WORK ITEM: Give back every record exactly as it reads.

SUPPLIED RECORDS:
* * * *
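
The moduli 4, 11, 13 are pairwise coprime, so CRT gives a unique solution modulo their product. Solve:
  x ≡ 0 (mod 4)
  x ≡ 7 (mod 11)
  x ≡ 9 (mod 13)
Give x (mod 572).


Moduli 4, 11, 13 are pairwise coprime; by CRT there is a unique solution modulo M = 4 · 11 · 13 = 572.
Solve pairwise, accumulating the modulus:
  Start with x ≡ 0 (mod 4).
  Combine with x ≡ 7 (mod 11): since gcd(4, 11) = 1, we get a unique residue mod 44.
    Write x = 0 + 4·t and substitute into x ≡ 7 (mod 11): 4·t ≡ 7 − 0 = 7 (mod 11).
    The inverse of 4 mod 11 is 3 (since 4·3 = 12 = 1·11 + 1), so t ≡ 3·7 = 21 ≡ 10 (mod 11).
    Then x = 0 + 4·10 = 40, valid modulo lcm(4, 11) = 44: x ≡ 40 (mod 44).
  Combine with x ≡ 9 (mod 13): since gcd(44, 13) = 1, we get a unique residue mod 572.
    Write x = 40 + 44·t and substitute into x ≡ 9 (mod 13): 44·t ≡ 9 − 40 = -31 (mod 13).
    Reduce coefficients mod 13: 5·t ≡ 8 (mod 13).
    The inverse of 5 mod 13 is 8 (since 5·8 = 40 = 3·13 + 1), so t ≡ 8·8 = 64 ≡ 12 (mod 13).
    Then x = 40 + 44·12 = 568, valid modulo lcm(44, 13) = 572: x ≡ 568 (mod 572).
Verify: 568 mod 4 = 0 ✓, 568 mod 11 = 7 ✓, 568 mod 13 = 9 ✓.

x ≡ 568 (mod 572).


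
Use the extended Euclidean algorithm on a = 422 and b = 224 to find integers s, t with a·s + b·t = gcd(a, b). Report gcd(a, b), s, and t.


Euclidean algorithm on (422, 224) — divide until remainder is 0:
  422 = 1 · 224 + 198
  224 = 1 · 198 + 26
  198 = 7 · 26 + 16
  26 = 1 · 16 + 10
  16 = 1 · 10 + 6
  10 = 1 · 6 + 4
  6 = 1 · 4 + 2
  4 = 2 · 2 + 0
gcd(422, 224) = 2.
Track Bezout coefficients alongside the remainders: start with r₀ = 422 = a·1 + b·0 (s = 1, t = 0) and r₁ = 224 = a·0 + b·1 (s = 0, t = 1); each new remainder r_{k+1} = r_{k-1} − q_k·r_k inherits s_{k+1} = s_{k-1} − q_k·s_k, t_{k+1} = t_{k-1} − q_k·t_k, so r_k = a·s_k + b·t_k at every step:
  q = 1: r = 198, s = 1 − 1·0 = 1, t = 0 − 1·1 = -1  (check: 422·1 + 224·(-1) = 198)
  q = 1: r = 26, s = 0 − 1·1 = -1, t = 1 − 1·(-1) = 2  (check: 422·(-1) + 224·2 = 26)
  q = 7: r = 16, s = 1 − 7·(-1) = 8, t = -1 − 7·2 = -15  (check: 422·8 + 224·(-15) = 16)
  q = 1: r = 10, s = -1 − 1·8 = -9, t = 2 − 1·(-15) = 17  (check: 422·(-9) + 224·17 = 10)
  q = 1: r = 6, s = 8 − 1·(-9) = 17, t = -15 − 1·17 = -32  (check: 422·17 + 224·(-32) = 6)
  q = 1: r = 4, s = -9 − 1·17 = -26, t = 17 − 1·(-32) = 49  (check: 422·(-26) + 224·49 = 4)
  q = 1: r = 2, s = 17 − 1·(-26) = 43, t = -32 − 1·49 = -81  (check: 422·43 + 224·(-81) = 2)
The row with r = 2 (the gcd) gives the Bezout coefficients s = 43, t = -81.
Result: 422 · (43) + 224 · (-81) = 2.

gcd(422, 224) = 2; s = 43, t = -81 (check: 422·43 + 224·(-81) = 2).


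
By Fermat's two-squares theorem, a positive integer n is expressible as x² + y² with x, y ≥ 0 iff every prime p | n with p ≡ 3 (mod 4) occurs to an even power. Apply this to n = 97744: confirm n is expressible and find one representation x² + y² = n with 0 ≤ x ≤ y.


Step 1: Factor n = 97744 = 2^4 · 41 · 149.
Step 2: Check the mod-4 condition on each prime factor: 2 = 2 (special); 41 ≡ 1 (mod 4), exponent 1; 149 ≡ 1 (mod 4), exponent 1.
All primes ≡ 3 (mod 4) appear to even exponent (or don't appear), so by the two-squares theorem n IS expressible as a sum of two squares.
Step 3: Build a representation. Group n = k² · m with k = 4 and m = 41 · 149 = 6109 (a product of primes ≡ 1 (mod 4)); a representation of m scales to one of n via (k·x)² + (k·y)² = k²(x² + y²). Each prime p ≡ 1 (mod 4) is itself a sum of two squares; find a² by testing p − a² for a perfect square:
  41: 41 − 1² = 40, 41 − 2² = 37, 41 − 3² = 32, 41 − 4² = 25 = 5² ⇒ 41 = 4² + 5².
  149: 149 − 1² = 148, 149 − 2² = 145, 149 − 3² = 140, 149 − 4² = 133, 149 − 5² = 124, 149 − 6² = 113, 149 − 7² = 100 = 10² ⇒ 149 = 7² + 10².
  Combine using the Brahmagupta–Fibonacci identity (a² + b²)(c² + d²) = (ac − bd)² + (ad + bc)² = (ac + bd)² + (ad − bc)²:
  41 · 149 = 6109: from (4² + 5²)(7² + 10²), take (4·7 − 5·10, 4·10 + 5·7) = (28 − 50, 40 + 35) = (-22, 75); dropping signs (only squares matter) gives (22, 75); check 22² + 75² = 484 + 5625 = 6109 ✓.
  Scale by k = 4: (4·22, 4·75) = (88, 300).
Step 4: Order so x ≤ y and verify: 88² + 300² = 7744 + 90000 = 97744 = n. ✓

n = 97744 = 88² + 300² (one valid representation with x ≤ y).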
* * * *
SOLUTION BELOW:
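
The moduli 4, 11, 13 are pairwise coprime, so CRT gives a unique solution modulo their product. Solve:
  x ≡ 0 (mod 4)
  x ≡ 7 (mod 11)
  x ≡ 9 (mod 13)
Give x (mod 572).


Moduli 4, 11, 13 are pairwise coprime; by CRT there is a unique solution modulo M = 4 · 11 · 13 = 572.
Solve pairwise, accumulating the modulus:
  Start with x ≡ 0 (mod 4).
  Combine with x ≡ 7 (mod 11): since gcd(4, 11) = 1, we get a unique residue mod 44.
    Write x = 0 + 4·t and substitute into x ≡ 7 (mod 11): 4·t ≡ 7 − 0 = 7 (mod 11).
    The inverse of 4 mod 11 is 3 (since 4·3 = 12 = 1·11 + 1), so t ≡ 3·7 = 21 ≡ 10 (mod 11).
    Then x = 0 + 4·10 = 40, valid modulo lcm(4, 11) = 44: x ≡ 40 (mod 44).
  Combine with x ≡ 9 (mod 13): since gcd(44, 13) = 1, we get a unique residue mod 572.
    Write x = 40 + 44·t and substitute into x ≡ 9 (mod 13): 44·t ≡ 9 − 40 = -31 (mod 13).
    Reduce coefficients mod 13: 5·t ≡ 8 (mod 13).
    The inverse of 5 mod 13 is 8 (since 5·8 = 40 = 3·13 + 1), so t ≡ 8·8 = 64 ≡ 12 (mod 13).
    Then x = 40 + 44·12 = 568, valid modulo lcm(44, 13) = 572: x ≡ 568 (mod 572).
Verify: 568 mod 4 = 0 ✓, 568 mod 11 = 7 ✓, 568 mod 13 = 9 ✓.

x ≡ 568 (mod 572).


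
Use the extended Euclidean algorithm on a = 422 and b = 224 to find integers s, t with a·s + b·t = gcd(a, b). Report gcd(a, b), s, and t.


Euclidean algorithm on (422, 224) — divide until remainder is 0:
  422 = 1 · 224 + 198
  224 = 1 · 198 + 26
  198 = 7 · 26 + 16
  26 = 1 · 16 + 10
  16 = 1 · 10 + 6
  10 = 1 · 6 + 4
  6 = 1 · 4 + 2
  4 = 2 · 2 + 0
gcd(422, 224) = 2.
Track Bezout coefficients alongside the remainders: start with r₀ = 422 = a·1 + b·0 (s = 1, t = 0) and r₁ = 224 = a·0 + b·1 (s = 0, t = 1); each new remainder r_{k+1} = r_{k-1} − q_k·r_k inherits s_{k+1} = s_{k-1} − q_k·s_k, t_{k+1} = t_{k-1} − q_k·t_k, so r_k = a·s_k + b·t_k at every step:
  q = 1: r = 198, s = 1 − 1·0 = 1, t = 0 − 1·1 = -1  (check: 422·1 + 224·(-1) = 198)
  q = 1: r = 26, s = 0 − 1·1 = -1, t = 1 − 1·(-1) = 2  (check: 422·(-1) + 224·2 = 26)
  q = 7: r = 16, s = 1 − 7·(-1) = 8, t = -1 − 7·2 = -15  (check: 422·8 + 224·(-15) = 16)
  q = 1: r = 10, s = -1 − 1·8 = -9, t = 2 − 1·(-15) = 17  (check: 422·(-9) + 224·17 = 10)
  q = 1: r = 6, s = 8 − 1·(-9) = 17, t = -15 − 1·17 = -32  (check: 422·17 + 224·(-32) = 6)
  q = 1: r = 4, s = -9 − 1·17 = -26, t = 17 − 1·(-32) = 49  (check: 422·(-26) + 224·49 = 4)
  q = 1: r = 2, s = 17 − 1·(-26) = 43, t = -32 − 1·49 = -81  (check: 422·43 + 224·(-81) = 2)
The row with r = 2 (the gcd) gives the Bezout coefficients s = 43, t = -81.
Result: 422 · (43) + 224 · (-81) = 2.

gcd(422, 224) = 2; s = 43, t = -81 (check: 422·43 + 224·(-81) = 2).


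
By Fermat's two-squares theorem, a positive integer n is expressible as x² + y² with x, y ≥ 0 iff every prime p | n with p ≡ 3 (mod 4) occurs to an even power. Apply this to n = 97744: confirm n is expressible and find one representation x² + y² = n with 0 ≤ x ≤ y.


Step 1: Factor n = 97744 = 2^4 · 41 · 149.
Step 2: Check the mod-4 condition on each prime factor: 2 = 2 (special); 41 ≡ 1 (mod 4), exponent 1; 149 ≡ 1 (mod 4), exponent 1.
All primes ≡ 3 (mod 4) appear to even exponent (or don't appear), so by the two-squares theorem n IS expressible as a sum of two squares.
Step 3: Build a representation. Group n = k² · m with k = 4 and m = 41 · 149 = 6109 (a product of primes ≡ 1 (mod 4)); a representation of m scales to one of n via (k·x)² + (k·y)² = k²(x² + y²). Each prime p ≡ 1 (mod 4) is itself a sum of two squares; find a² by testing p − a² for a perfect square:
  41: 41 − 1² = 40, 41 − 2² = 37, 41 − 3² = 32, 41 − 4² = 25 = 5² ⇒ 41 = 4² + 5².
  149: 149 − 1² = 148, 149 − 2² = 145, 149 − 3² = 140, 149 − 4² = 133, 149 − 5² = 124, 149 − 6² = 113, 149 − 7² = 100 = 10² ⇒ 149 = 7² + 10².
  Combine using the Brahmagupta–Fibonacci identity (a² + b²)(c² + d²) = (ac − bd)² + (ad + bc)² = (ac + bd)² + (ad − bc)²:
  41 · 149 = 6109: from (4² + 5²)(7² + 10²), take (4·7 − 5·10, 4·10 + 5·7) = (28 − 50, 40 + 35) = (-22, 75); dropping signs (only squares matter) gives (22, 75); check 22² + 75² = 484 + 5625 = 6109 ✓.
  Scale by k = 4: (4·22, 4·75) = (88, 300).
Step 4: Order so x ≤ y and verify: 88² + 300² = 7744 + 90000 = 97744 = n. ✓

n = 97744 = 88² + 300² (one valid representation with x ≤ y).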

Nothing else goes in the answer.